When you reach the records below, repeat each one exactly as written.

═══ Material to process

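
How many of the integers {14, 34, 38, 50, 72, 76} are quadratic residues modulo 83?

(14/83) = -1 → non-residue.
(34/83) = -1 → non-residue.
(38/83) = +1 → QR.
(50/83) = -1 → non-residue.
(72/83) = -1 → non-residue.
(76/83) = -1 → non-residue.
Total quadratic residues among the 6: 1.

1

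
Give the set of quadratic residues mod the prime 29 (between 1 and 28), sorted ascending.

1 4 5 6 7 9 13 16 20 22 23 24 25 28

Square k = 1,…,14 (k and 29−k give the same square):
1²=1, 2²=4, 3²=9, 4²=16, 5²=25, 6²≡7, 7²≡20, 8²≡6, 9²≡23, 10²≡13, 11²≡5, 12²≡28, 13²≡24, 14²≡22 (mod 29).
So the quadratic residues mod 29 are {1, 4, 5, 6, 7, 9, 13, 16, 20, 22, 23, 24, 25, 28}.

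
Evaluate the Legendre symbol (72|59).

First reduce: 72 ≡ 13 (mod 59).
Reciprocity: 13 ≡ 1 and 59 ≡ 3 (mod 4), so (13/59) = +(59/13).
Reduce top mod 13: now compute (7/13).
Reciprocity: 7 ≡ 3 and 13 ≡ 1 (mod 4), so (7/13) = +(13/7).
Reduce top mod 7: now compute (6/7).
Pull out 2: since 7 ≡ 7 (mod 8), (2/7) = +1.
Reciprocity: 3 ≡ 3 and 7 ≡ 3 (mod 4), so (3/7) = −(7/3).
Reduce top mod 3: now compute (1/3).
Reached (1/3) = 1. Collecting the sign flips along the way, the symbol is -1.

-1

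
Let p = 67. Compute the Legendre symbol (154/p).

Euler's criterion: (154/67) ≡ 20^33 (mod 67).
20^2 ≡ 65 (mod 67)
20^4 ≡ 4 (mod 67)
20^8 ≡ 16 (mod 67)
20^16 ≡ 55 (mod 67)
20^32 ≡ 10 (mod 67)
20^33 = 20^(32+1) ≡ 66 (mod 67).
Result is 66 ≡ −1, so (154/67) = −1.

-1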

══════

**Task result:**
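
How many of the integers {14, 34, 38, 50, 72, 76} are quadratic residues modulo 83?

(14/83) = -1 → non-residue.
(34/83) = -1 → non-residue.
(38/83) = +1 → QR.
(50/83) = -1 → non-residue.
(72/83) = -1 → non-residue.
(76/83) = -1 → non-residue.
Total quadratic residues among the 6: 1.

1

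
Give the set of quadratic residues mod the prime 29 (between 1 and 28), sorted ascending.

1 4 5 6 7 9 13 16 20 22 23 24 25 28

Square k = 1,…,14 (k and 29−k give the same square):
1²=1, 2²=4, 3²=9, 4²=16, 5²=25, 6²≡7, 7²≡20, 8²≡6, 9²≡23, 10²≡13, 11²≡5, 12²≡28, 13²≡24, 14²≡22 (mod 29).
So the quadratic residues mod 29 are {1, 4, 5, 6, 7, 9, 13, 16, 20, 22, 23, 24, 25, 28}.

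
Evaluate the Legendre symbol (72|59).

First reduce: 72 ≡ 13 (mod 59).
Reciprocity: 13 ≡ 1 and 59 ≡ 3 (mod 4), so (13/59) = +(59/13).
Reduce top mod 13: now compute (7/13).
Reciprocity: 7 ≡ 3 and 13 ≡ 1 (mod 4), so (7/13) = +(13/7).
Reduce top mod 7: now compute (6/7).
Pull out 2: since 7 ≡ 7 (mod 8), (2/7) = +1.
Reciprocity: 3 ≡ 3 and 7 ≡ 3 (mod 4), so (3/7) = −(7/3).
Reduce top mod 3: now compute (1/3).
Reached (1/3) = 1. Collecting the sign flips along the way, the symbol is -1.

-1

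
Let p = 67. Compute the Legendre symbol (154/p).

Euler's criterion: (154/67) ≡ 20^33 (mod 67).
20^2 ≡ 65 (mod 67)
20^4 ≡ 4 (mod 67)
20^8 ≡ 16 (mod 67)
20^16 ≡ 55 (mod 67)
20^32 ≡ 10 (mod 67)
20^33 = 20^(32+1) ≡ 66 (mod 67).
Result is 66 ≡ −1, so (154/67) = −1.

-1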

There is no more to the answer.